- ASSIGNED TASK: Lines below starting with the line with "Theo financed a" and going on through the line with "The plan works like this each payment period: First, no" must be output exactly; the rest of the records must be left out.

————

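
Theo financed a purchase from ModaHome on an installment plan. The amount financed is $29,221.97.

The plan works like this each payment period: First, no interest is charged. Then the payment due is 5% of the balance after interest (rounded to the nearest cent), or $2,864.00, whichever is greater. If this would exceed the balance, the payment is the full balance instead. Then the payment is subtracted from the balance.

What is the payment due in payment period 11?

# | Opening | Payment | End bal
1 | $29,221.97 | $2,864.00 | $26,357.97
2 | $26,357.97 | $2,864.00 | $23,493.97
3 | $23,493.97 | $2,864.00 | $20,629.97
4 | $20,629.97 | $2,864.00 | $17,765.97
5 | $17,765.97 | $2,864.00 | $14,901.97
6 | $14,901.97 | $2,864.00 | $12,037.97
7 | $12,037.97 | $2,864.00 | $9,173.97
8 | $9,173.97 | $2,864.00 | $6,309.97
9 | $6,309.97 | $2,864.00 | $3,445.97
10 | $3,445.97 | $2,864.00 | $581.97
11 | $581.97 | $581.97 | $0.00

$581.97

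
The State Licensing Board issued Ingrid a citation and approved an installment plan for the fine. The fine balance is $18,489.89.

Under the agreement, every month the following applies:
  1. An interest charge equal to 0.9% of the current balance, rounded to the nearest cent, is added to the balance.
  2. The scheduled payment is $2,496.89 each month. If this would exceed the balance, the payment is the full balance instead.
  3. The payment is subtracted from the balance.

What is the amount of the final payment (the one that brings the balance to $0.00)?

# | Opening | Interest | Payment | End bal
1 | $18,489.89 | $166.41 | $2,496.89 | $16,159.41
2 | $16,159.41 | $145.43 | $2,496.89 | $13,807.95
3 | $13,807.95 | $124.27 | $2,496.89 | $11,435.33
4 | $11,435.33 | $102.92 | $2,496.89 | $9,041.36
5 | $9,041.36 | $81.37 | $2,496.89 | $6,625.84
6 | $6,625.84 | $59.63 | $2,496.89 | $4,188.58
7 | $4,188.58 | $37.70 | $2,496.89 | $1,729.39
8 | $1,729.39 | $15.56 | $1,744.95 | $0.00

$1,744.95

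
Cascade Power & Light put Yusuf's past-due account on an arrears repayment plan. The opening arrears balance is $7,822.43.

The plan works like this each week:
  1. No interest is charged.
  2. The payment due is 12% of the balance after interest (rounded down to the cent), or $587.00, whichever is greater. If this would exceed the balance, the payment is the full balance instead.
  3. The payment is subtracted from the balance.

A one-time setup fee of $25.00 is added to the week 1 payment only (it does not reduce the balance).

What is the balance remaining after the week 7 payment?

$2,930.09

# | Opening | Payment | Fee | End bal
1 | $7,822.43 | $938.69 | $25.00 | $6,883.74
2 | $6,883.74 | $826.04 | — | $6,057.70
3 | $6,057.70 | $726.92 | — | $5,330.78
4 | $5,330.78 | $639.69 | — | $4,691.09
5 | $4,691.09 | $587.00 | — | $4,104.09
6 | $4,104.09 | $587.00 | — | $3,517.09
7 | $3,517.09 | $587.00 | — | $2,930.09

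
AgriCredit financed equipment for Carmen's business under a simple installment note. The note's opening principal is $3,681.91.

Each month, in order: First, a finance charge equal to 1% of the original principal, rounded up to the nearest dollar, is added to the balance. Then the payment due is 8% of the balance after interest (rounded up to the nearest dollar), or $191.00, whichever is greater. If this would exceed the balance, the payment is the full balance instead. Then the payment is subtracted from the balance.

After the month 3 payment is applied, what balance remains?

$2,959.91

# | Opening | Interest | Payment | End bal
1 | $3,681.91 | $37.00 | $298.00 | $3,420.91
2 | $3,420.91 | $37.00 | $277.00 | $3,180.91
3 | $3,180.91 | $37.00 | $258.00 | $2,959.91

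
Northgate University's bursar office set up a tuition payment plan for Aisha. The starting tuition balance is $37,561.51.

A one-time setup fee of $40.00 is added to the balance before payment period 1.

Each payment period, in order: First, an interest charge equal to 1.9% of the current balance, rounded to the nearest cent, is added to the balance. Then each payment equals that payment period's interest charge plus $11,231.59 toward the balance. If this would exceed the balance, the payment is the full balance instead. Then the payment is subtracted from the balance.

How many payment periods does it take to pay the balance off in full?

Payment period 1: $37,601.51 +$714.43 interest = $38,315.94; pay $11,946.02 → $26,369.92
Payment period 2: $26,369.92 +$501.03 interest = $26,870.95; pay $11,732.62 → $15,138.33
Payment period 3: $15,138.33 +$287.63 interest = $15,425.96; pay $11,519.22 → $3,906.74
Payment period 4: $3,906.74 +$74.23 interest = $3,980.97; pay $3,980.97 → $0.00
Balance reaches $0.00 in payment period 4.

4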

————

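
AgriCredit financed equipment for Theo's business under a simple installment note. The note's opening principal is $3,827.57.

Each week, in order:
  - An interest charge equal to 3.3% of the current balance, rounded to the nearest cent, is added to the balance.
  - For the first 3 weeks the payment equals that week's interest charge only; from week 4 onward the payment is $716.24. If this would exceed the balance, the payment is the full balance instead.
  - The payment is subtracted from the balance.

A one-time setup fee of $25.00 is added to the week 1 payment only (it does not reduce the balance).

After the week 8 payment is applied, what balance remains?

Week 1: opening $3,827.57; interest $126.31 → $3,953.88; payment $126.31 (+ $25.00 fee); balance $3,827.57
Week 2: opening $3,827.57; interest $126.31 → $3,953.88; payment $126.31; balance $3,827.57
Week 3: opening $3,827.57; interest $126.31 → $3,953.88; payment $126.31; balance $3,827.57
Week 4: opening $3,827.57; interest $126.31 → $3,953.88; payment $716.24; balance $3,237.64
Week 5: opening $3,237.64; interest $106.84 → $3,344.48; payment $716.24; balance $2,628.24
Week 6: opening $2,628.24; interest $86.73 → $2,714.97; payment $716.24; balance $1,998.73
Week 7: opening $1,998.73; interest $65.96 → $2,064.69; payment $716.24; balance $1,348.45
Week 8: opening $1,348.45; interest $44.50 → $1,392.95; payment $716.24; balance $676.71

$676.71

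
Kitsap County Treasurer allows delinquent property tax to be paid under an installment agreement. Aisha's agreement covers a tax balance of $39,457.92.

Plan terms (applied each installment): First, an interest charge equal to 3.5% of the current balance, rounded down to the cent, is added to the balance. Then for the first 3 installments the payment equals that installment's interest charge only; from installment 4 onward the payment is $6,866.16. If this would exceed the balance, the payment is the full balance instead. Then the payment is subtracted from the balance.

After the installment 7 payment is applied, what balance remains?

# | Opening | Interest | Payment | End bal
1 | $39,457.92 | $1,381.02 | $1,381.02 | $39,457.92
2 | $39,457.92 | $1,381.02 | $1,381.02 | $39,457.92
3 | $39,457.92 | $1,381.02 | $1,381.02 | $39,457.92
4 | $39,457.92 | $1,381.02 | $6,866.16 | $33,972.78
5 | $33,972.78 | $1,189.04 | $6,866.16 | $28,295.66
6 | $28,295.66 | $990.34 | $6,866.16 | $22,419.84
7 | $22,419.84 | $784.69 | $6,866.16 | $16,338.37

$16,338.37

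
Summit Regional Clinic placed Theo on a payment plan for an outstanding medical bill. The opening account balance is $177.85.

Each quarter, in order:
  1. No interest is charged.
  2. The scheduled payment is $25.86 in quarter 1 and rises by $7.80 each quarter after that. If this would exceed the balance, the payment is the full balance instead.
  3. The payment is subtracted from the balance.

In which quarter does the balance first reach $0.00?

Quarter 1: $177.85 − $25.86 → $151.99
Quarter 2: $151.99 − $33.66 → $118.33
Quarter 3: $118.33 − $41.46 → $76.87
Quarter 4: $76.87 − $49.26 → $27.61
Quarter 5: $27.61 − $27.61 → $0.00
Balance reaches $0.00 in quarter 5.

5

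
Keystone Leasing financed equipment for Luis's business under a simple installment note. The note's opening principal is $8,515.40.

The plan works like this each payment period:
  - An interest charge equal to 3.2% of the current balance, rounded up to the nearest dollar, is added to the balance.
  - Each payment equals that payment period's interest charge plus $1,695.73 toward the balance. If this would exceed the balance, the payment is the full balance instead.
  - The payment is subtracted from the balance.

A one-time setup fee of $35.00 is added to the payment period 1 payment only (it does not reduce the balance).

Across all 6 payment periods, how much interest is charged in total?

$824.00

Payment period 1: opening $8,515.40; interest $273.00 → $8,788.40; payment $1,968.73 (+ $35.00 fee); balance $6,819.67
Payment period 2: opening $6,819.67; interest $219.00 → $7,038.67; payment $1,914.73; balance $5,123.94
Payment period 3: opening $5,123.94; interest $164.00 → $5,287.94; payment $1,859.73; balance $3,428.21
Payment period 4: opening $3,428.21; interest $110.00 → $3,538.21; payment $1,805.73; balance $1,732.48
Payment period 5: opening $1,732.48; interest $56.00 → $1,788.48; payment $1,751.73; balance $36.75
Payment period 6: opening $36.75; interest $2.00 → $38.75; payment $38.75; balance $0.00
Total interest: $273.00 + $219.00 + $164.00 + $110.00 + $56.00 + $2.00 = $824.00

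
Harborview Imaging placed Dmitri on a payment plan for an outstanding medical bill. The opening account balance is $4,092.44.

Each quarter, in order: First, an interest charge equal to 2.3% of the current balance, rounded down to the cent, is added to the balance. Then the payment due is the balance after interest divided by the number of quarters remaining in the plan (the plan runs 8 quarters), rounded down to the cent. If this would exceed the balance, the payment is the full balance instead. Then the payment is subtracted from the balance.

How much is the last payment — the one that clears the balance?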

————

- SOLUTION TO THE PROBLEM:
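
Theo financed a purchase from ModaHome on an installment plan. The amount financed is $29,221.97.

The plan works like this each payment period: First, no interest is charged. Then the payment due is 5% of the balance after interest (rounded to the nearest cent), or $2,864.00, whichever is greater. If this would exceed the balance, the payment is the full balance instead. Then the payment is subtracted from the balance.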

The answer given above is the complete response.